◆ WHAT IS BEING ASKED
Please reproduce the full set of data below exactly.

◆ INPUT DATA

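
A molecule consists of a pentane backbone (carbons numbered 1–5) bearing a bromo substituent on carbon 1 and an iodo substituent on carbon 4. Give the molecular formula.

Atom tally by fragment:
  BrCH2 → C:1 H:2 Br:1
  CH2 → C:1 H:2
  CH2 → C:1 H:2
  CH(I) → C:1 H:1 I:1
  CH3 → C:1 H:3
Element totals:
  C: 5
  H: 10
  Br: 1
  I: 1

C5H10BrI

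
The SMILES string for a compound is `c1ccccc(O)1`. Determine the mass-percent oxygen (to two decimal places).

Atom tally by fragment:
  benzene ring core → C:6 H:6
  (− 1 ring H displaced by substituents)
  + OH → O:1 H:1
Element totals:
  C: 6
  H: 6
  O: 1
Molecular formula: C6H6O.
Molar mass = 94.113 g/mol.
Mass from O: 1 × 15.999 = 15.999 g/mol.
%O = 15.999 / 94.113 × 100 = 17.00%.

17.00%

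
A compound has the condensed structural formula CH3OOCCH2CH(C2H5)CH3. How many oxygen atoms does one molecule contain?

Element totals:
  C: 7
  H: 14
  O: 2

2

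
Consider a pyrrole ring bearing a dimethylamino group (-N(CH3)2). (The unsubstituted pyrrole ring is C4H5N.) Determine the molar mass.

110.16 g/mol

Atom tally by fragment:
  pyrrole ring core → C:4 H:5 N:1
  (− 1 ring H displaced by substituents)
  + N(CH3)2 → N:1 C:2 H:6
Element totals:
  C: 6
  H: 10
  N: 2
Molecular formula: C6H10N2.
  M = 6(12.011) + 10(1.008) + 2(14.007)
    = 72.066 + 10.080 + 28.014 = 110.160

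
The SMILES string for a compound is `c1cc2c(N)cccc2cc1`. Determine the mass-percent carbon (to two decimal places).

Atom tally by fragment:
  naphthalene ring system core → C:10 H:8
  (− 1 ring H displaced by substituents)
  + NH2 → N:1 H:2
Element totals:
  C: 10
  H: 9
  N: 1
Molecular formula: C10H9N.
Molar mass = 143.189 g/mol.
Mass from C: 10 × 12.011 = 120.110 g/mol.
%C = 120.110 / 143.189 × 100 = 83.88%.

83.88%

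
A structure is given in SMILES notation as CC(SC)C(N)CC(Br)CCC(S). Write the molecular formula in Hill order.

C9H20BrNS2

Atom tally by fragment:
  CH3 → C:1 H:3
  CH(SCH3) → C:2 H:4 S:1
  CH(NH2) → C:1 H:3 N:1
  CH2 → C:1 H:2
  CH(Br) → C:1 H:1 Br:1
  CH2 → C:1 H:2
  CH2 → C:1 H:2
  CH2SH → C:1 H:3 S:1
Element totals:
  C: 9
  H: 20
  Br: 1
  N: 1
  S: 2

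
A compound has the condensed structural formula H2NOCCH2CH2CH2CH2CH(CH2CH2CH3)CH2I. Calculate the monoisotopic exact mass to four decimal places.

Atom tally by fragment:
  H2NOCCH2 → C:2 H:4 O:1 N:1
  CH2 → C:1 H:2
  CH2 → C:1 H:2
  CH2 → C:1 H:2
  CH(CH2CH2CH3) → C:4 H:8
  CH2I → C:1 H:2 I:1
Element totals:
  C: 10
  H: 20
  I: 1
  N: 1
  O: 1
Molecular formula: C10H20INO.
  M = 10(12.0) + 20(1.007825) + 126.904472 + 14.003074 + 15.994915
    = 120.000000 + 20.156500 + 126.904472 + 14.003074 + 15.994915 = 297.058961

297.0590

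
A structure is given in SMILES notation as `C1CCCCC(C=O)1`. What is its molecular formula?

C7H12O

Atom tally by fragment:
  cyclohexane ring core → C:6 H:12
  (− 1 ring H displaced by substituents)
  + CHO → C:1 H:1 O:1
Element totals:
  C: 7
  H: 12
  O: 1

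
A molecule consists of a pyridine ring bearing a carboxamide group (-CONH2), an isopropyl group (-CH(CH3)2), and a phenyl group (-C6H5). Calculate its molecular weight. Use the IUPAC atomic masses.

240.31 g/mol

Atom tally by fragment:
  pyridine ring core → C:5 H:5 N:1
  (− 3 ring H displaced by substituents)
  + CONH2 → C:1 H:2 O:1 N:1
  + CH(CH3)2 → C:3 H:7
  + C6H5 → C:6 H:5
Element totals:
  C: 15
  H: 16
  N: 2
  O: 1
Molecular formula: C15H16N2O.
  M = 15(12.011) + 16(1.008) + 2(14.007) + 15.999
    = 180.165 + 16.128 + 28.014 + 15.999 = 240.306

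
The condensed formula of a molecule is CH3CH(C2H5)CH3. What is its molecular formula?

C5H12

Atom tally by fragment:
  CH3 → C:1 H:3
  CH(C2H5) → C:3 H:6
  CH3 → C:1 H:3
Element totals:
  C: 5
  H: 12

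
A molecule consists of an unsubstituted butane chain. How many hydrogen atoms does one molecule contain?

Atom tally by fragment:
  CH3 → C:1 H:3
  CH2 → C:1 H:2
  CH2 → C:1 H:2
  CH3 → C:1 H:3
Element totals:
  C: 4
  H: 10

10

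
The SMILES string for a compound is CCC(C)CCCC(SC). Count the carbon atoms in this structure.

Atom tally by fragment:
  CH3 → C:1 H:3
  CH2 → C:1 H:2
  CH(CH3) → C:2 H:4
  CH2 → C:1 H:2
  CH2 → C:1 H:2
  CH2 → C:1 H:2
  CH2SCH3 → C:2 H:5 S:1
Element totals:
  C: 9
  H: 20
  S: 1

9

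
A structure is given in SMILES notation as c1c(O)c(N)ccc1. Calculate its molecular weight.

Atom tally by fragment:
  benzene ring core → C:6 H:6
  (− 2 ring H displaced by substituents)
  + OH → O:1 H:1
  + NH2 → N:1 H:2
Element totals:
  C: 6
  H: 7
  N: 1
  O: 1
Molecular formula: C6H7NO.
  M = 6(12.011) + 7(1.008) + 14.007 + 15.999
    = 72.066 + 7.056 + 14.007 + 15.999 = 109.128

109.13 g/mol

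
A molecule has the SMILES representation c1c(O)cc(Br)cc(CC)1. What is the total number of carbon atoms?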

◆ REPLY TO THE TASK
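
A molecule consists of a pentane backbone (carbons numbered 1–5) bearing a bromo substituent on carbon 1 and an iodo substituent on carbon 4. Give the molecular formula.

Atom tally by fragment:
  BrCH2 → C:1 H:2 Br:1
  CH2 → C:1 H:2
  CH2 → C:1 H:2
  CH(I) → C:1 H:1 I:1
  CH3 → C:1 H:3
Element totals:
  C: 5
  H: 10
  Br: 1
  I: 1

C5H10BrI

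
The SMILES string for a compound is `c1ccccc(O)1`. Determine the mass-percent oxygen (to two decimal places).

Atom tally by fragment:
  benzene ring core → C:6 H:6
  (− 1 ring H displaced by substituents)
  + OH → O:1 H:1
Element totals:
  C: 6
  H: 6
  O: 1
Molecular formula: C6H6O.
Molar mass = 94.113 g/mol.
Mass from O: 1 × 15.999 = 15.999 g/mol.
%O = 15.999 / 94.113 × 100 = 17.00%.

17.00%

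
A compound has the condensed structural formula CH3OOCCH2CH(C2H5)CH3. How many oxygen atoms does one molecule contain?

Element totals:
  C: 7
  H: 14
  O: 2

2

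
Consider a pyrrole ring bearing a dimethylamino group (-N(CH3)2). (The unsubstituted pyrrole ring is C4H5N.) Determine the molar mass.

110.16 g/mol

Atom tally by fragment:
  pyrrole ring core → C:4 H:5 N:1
  (− 1 ring H displaced by substituents)
  + N(CH3)2 → N:1 C:2 H:6
Element totals:
  C: 6
  H: 10
  N: 2
Molecular formula: C6H10N2.
  M = 6(12.011) + 10(1.008) + 2(14.007)
    = 72.066 + 10.080 + 28.014 = 110.160

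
The SMILES string for a compound is `c1cc2c(N)cccc2cc1`. Determine the mass-percent carbon (to two decimal places).

Atom tally by fragment:
  naphthalene ring system core → C:10 H:8
  (− 1 ring H displaced by substituents)
  + NH2 → N:1 H:2
Element totals:
  C: 10
  H: 9
  N: 1
Molecular formula: C10H9N.
Molar mass = 143.189 g/mol.
Mass from C: 10 × 12.011 = 120.110 g/mol.
%C = 120.110 / 143.189 × 100 = 83.88%.

83.88%

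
A structure is given in SMILES notation as CC(SC)C(N)CC(Br)CCC(S). Write the molecular formula in Hill order.

C9H20BrNS2

Atom tally by fragment:
  CH3 → C:1 H:3
  CH(SCH3) → C:2 H:4 S:1
  CH(NH2) → C:1 H:3 N:1
  CH2 → C:1 H:2
  CH(Br) → C:1 H:1 Br:1
  CH2 → C:1 H:2
  CH2 → C:1 H:2
  CH2SH → C:1 H:3 S:1
Element totals:
  C: 9
  H: 20
  Br: 1
  N: 1
  S: 2

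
A compound has the condensed structural formula H2NOCCH2CH2CH2CH2CH(CH2CH2CH3)CH2I. Calculate the monoisotopic exact mass to four decimal places.

Atom tally by fragment:
  H2NOCCH2 → C:2 H:4 O:1 N:1
  CH2 → C:1 H:2
  CH2 → C:1 H:2
  CH2 → C:1 H:2
  CH(CH2CH2CH3) → C:4 H:8
  CH2I → C:1 H:2 I:1
Element totals:
  C: 10
  H: 20
  I: 1
  N: 1
  O: 1
Molecular formula: C10H20INO.
  M = 10(12.0) + 20(1.007825) + 126.904472 + 14.003074 + 15.994915
    = 120.000000 + 20.156500 + 126.904472 + 14.003074 + 15.994915 = 297.058961

297.0590

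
A structure is given in SMILES notation as `C1CCCCC(C=O)1`. What is its molecular formula?

C7H12O

Atom tally by fragment:
  cyclohexane ring core → C:6 H:12
  (− 1 ring H displaced by substituents)
  + CHO → C:1 H:1 O:1
Element totals:
  C: 7
  H: 12
  O: 1

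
A molecule consists of a pyridine ring bearing a carboxamide group (-CONH2), an isopropyl group (-CH(CH3)2), and a phenyl group (-C6H5). Calculate its molecular weight. Use the IUPAC atomic masses.

240.31 g/mol

Atom tally by fragment:
  pyridine ring core → C:5 H:5 N:1
  (− 3 ring H displaced by substituents)
  + CONH2 → C:1 H:2 O:1 N:1
  + CH(CH3)2 → C:3 H:7
  + C6H5 → C:6 H:5
Element totals:
  C: 15
  H: 16
  N: 2
  O: 1
Molecular formula: C15H16N2O.
  M = 15(12.011) + 16(1.008) + 2(14.007) + 15.999
    = 180.165 + 16.128 + 28.014 + 15.999 = 240.306

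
The condensed formula of a molecule is CH3CH(C2H5)CH3. What is its molecular formula?

C5H12

Atom tally by fragment:
  CH3 → C:1 H:3
  CH(C2H5) → C:3 H:6
  CH3 → C:1 H:3
Element totals:
  C: 5
  H: 12

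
A molecule consists of an unsubstituted butane chain. How many hydrogen atoms does one molecule contain?

Atom tally by fragment:
  CH3 → C:1 H:3
  CH2 → C:1 H:2
  CH2 → C:1 H:2
  CH3 → C:1 H:3
Element totals:
  C: 4
  H: 10

10

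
The SMILES string for a compound is CCC(C)CCCC(SC). Count the carbon atoms in this structure.

Atom tally by fragment:
  CH3 → C:1 H:3
  CH2 → C:1 H:2
  CH(CH3) → C:2 H:4
  CH2 → C:1 H:2
  CH2 → C:1 H:2
  CH2 → C:1 H:2
  CH2SCH3 → C:2 H:5 S:1
Element totals:
  C: 9
  H: 20
  S: 1

9

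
A structure is given in SMILES notation as c1c(O)c(N)ccc1. Calculate its molecular weight.

Atom tally by fragment:
  benzene ring core → C:6 H:6
  (− 2 ring H displaced by substituents)
  + OH → O:1 H:1
  + NH2 → N:1 H:2
Element totals:
  C: 6
  H: 7
  N: 1
  O: 1
Molecular formula: C6H7NO.
  M = 6(12.011) + 7(1.008) + 14.007 + 15.999
    = 72.066 + 7.056 + 14.007 + 15.999 = 109.128

109.13 g/mol

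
A molecule has the SMILES representation c1c(O)cc(Br)cc(CC)1. What is the total number of carbon atoms?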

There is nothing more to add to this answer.